Required work ▸
Output exactly those lines of the data that lie between the line containing "An npn transistor (β = 150)" and the final line, both ends counted.
──────── Entries supplied ────────
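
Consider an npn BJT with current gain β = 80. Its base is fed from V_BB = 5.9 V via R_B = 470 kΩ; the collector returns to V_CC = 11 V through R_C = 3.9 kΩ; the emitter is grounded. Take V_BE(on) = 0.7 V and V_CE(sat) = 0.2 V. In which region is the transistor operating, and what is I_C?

active; I_C ≈ 0.89 mA

Assume active. Base-emitter loop: I_B = (V_BB − V_BE)/R_B = (5.9 − 0.7)/470 = 0.0111 mA.
I_C = β·I_B = 80×0.0111 = 0.885 mA.
V_CE = V_CC − I_C·R_C = 11 − 0.885×3.9 = 7.55 V > V_CE(sat), so the active-region assumption holds.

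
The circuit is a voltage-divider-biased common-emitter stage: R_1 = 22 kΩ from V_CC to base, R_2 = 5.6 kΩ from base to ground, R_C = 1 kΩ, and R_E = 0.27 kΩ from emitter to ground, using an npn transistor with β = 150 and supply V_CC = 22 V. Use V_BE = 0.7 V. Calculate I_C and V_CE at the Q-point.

Thevenize the base divider: V_Th = V_CC·R_2/(R_1+R_2) = 22×5.6/27.6 = 4.46 V, R_Th = R_1‖R_2 = 4.46 kΩ.
Base-emitter loop: V_Th = I_B·R_Th + V_BE + (β+1)I_B·R_E, so I_B = (4.46 − 0.7) / (4.46 + 151×0.27) = 0.0832 mA.
I_C = β·I_B = 150×0.0832 = 12.5 mA, and I_E = (β+1)I_B = 12.6 mA.
V_CE = V_CC − I_C·R_C − I_E·R_E = 22 − 12.5×1 − 12.6×0.27 = 6.13 V.
V_CE = 6.13 V > 0.2 V confirms active-region operation.

I_C ≈ 12 mA, V_CE ≈ 6.1 V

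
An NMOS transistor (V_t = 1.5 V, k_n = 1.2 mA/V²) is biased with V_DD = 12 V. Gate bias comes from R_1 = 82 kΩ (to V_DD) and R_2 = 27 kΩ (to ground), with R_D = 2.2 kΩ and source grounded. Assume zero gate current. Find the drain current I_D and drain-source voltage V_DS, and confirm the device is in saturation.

I_D ≈ 1.3 mA, V_DS ≈ 9.1 V

V_G = V_DD·R_2/(R_1+R_2) = 12×27/109 = 2.97 V. With the source grounded, V_GS = V_G = 2.97 V.
Assume saturation: I_D = (k_n/2)(V_GS − V_t)² = (1.2/2)×(2.97 − 1.5)² = 0.6×1.47² = 1.3 mA.
V_DS = V_DD − I_D·R_D = 12 − 1.3×2.2 = 9.14 V.
Saturation requires V_DS ≥ V_GS − V_t = 1.47 V; 9.14 ≥ 1.47 ✓.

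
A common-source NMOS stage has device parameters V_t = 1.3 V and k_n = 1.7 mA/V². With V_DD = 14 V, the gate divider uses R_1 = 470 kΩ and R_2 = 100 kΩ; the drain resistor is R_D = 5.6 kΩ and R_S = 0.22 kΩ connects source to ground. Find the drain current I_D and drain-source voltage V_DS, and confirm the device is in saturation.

V_G = V_DD·R_2/(R_1+R_2) = 14×100/570 = 2.46 V.
Assume saturation: I_D = (k_n/2)(V_GS − V_t)² with V_GS = V_G − I_D·R_S = 2.46 − 0.22·I_D.
Substituting gives 0.0411·I_D² − 1.43·I_D + 1.14 = 0, with roots I_D = 0.812 or 34 mA.
The root I_D = 34 mA gives V_GS = -5.03 V ≤ V_t, so take I_D = 0.812 mA.
Then V_GS = 2.28 V and V_DS = V_DD − I_D(R_D+R_S) = 14 − 0.812×5.82 = 9.27 V.
Saturation requires V_DS ≥ V_GS − V_t = 0.977 V; 9.27 ≥ 0.977 ✓.

I_D ≈ 0.81 mA, V_DS ≈ 9.3 V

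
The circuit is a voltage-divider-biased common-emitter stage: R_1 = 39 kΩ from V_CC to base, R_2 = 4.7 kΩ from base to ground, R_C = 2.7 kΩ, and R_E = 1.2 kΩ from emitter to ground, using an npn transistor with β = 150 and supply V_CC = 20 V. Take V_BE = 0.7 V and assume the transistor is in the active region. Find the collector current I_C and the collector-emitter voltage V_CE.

Thevenize the base divider: V_Th = V_CC·R_2/(R_1+R_2) = 20×4.7/43.7 = 2.15 V, R_Th = R_1‖R_2 = 4.19 kΩ.
Base-emitter loop: V_Th = I_B·R_Th + V_BE + (β+1)I_B·R_E, so I_B = (2.15 − 0.7) / (4.19 + 151×1.2) = 0.00783 mA.
I_C = β·I_B = 150×0.00783 = 1.17 mA, and I_E = (β+1)I_B = 1.18 mA.
V_CE = V_CC − I_C·R_C − I_E·R_E = 20 − 1.17×2.7 − 1.18×1.2 = 15.4 V.
V_CE = 15.4 V > 0.2 V confirms active-region operation.

I_C ≈ 1.2 mA, V_CE ≈ 15 V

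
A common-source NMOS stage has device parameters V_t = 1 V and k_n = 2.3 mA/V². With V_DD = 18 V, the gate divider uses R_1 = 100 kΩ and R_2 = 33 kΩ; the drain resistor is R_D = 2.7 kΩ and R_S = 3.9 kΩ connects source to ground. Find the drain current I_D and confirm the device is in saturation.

I_D ≈ 0.69 mA

V_G = V_DD·R_2/(R_1+R_2) = 18×33/133 = 4.47 V.
Assume saturation: I_D = (k_n/2)(V_GS − V_t)² with V_GS = V_G − I_D·R_S = 4.47 − 3.9·I_D.
Substituting gives 17.5·I_D² − 32.1·I_D + 13.8 = 0, with roots I_D = 0.69 or 1.14 mA.
The root I_D = 1.14 mA gives V_GS = 0.00237 V ≤ V_t, so take I_D = 0.69 mA.
Then V_GS = 1.77 V and V_DS = V_DD − I_D(R_D+R_S) = 18 − 0.69×6.6 = 13.4 V.
Saturation requires V_DS ≥ V_GS − V_t = 0.775 V; 13.4 ≥ 0.775 ✓.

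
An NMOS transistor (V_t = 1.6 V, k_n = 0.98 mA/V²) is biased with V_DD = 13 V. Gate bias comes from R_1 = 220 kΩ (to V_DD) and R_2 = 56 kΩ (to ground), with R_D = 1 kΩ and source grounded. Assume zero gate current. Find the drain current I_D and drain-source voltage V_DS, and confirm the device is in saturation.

V_G = V_DD·R_2/(R_1+R_2) = 13×56/276 = 2.64 V. With the source grounded, V_GS = V_G = 2.64 V.
Assume saturation: I_D = (k_n/2)(V_GS − V_t)² = (0.98/2)×(2.64 − 1.6)² = 0.49×1.04² = 0.528 mA.
V_DS = V_DD − I_D·R_D = 13 − 0.528×1 = 12.5 V.
Saturation requires V_DS ≥ V_GS − V_t = 1.04 V; 12.5 ≥ 1.04 ✓.

I_D ≈ 0.53 mA, V_DS ≈ 12 V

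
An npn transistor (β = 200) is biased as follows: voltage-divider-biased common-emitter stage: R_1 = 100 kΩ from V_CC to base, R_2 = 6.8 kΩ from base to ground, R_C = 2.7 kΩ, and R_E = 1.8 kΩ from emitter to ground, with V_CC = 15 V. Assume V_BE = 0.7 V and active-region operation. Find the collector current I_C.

I_C ≈ 0.14 mA

Thevenize the base divider: V_Th = V_CC·R_2/(R_1+R_2) = 15×6.8/107 = 0.955 V, R_Th = R_1‖R_2 = 6.37 kΩ.
Base-emitter loop: V_Th = I_B·R_Th + V_BE + (β+1)I_B·R_E, so I_B = (0.955 − 0.7) / (6.37 + 201×1.8) = 0.000693 mA.
I_C = β·I_B = 200×0.000693 = 0.139 mA, and I_E = (β+1)I_B = 0.139 mA.
V_CE = V_CC − I_C·R_C − I_E·R_E = 15 − 0.139×2.7 − 0.139×1.8 = 14.4 V.
V_CE = 14.4 V > 0.2 V confirms active-region operation.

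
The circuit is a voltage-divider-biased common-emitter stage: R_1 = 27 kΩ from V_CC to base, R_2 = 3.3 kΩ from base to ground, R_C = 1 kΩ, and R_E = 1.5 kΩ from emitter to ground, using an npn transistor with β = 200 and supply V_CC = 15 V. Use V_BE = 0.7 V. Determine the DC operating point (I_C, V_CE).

Thevenize the base divider: V_Th = V_CC·R_2/(R_1+R_2) = 15×3.3/30.3 = 1.63 V, R_Th = R_1‖R_2 = 2.94 kΩ.
Base-emitter loop: V_Th = I_B·R_Th + V_BE + (β+1)I_B·R_E, so I_B = (1.63 − 0.7) / (2.94 + 201×1.5) = 0.00307 mA.
I_C = β·I_B = 200×0.00307 = 0.613 mA, and I_E = (β+1)I_B = 0.616 mA.
V_CE = V_CC − I_C·R_C − I_E·R_E = 15 − 0.613×1 − 0.616×1.5 = 13.5 V.
V_CE = 13.5 V > 0.2 V confirms active-region operation.

I_C ≈ 0.61 mA, V_CE ≈ 13 V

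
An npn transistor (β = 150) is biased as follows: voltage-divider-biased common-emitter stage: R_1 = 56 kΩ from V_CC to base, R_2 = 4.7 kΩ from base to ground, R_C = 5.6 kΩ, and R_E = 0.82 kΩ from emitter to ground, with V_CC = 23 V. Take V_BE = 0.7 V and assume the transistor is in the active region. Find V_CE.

V_CE ≈ 15 V

Thevenize the base divider: V_Th = V_CC·R_2/(R_1+R_2) = 23×4.7/60.7 = 1.78 V, R_Th = R_1‖R_2 = 4.34 kΩ.
Base-emitter loop: V_Th = I_B·R_Th + V_BE + (β+1)I_B·R_E, so I_B = (1.78 − 0.7) / (4.34 + 151×0.82) = 0.00843 mA.
I_C = β·I_B = 150×0.00843 = 1.27 mA, and I_E = (β+1)I_B = 1.27 mA.
V_CE = V_CC − I_C·R_C − I_E·R_E = 23 − 1.27×5.6 − 1.27×0.82 = 14.9 V.
V_CE = 14.9 V > 0.2 V confirms active-region operation.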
────────
Reply ▸
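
An npn transistor (β = 150) is biased as follows: voltage-divider-biased common-emitter stage: R_1 = 56 kΩ from V_CC to base, R_2 = 4.7 kΩ from base to ground, R_C = 5.6 kΩ, and R_E = 0.82 kΩ from emitter to ground, with V_CC = 23 V. Take V_BE = 0.7 V and assume the transistor is in the active region. Find V_CE.

V_CE ≈ 15 V

Thevenize the base divider: V_Th = V_CC·R_2/(R_1+R_2) = 23×4.7/60.7 = 1.78 V, R_Th = R_1‖R_2 = 4.34 kΩ.
Base-emitter loop: V_Th = I_B·R_Th + V_BE + (β+1)I_B·R_E, so I_B = (1.78 − 0.7) / (4.34 + 151×0.82) = 0.00843 mA.
I_C = β·I_B = 150×0.00843 = 1.27 mA, and I_E = (β+1)I_B = 1.27 mA.
V_CE = V_CC − I_C·R_C − I_E·R_E = 23 − 1.27×5.6 − 1.27×0.82 = 14.9 V.
V_CE = 14.9 V > 0.2 V confirms active-region operation.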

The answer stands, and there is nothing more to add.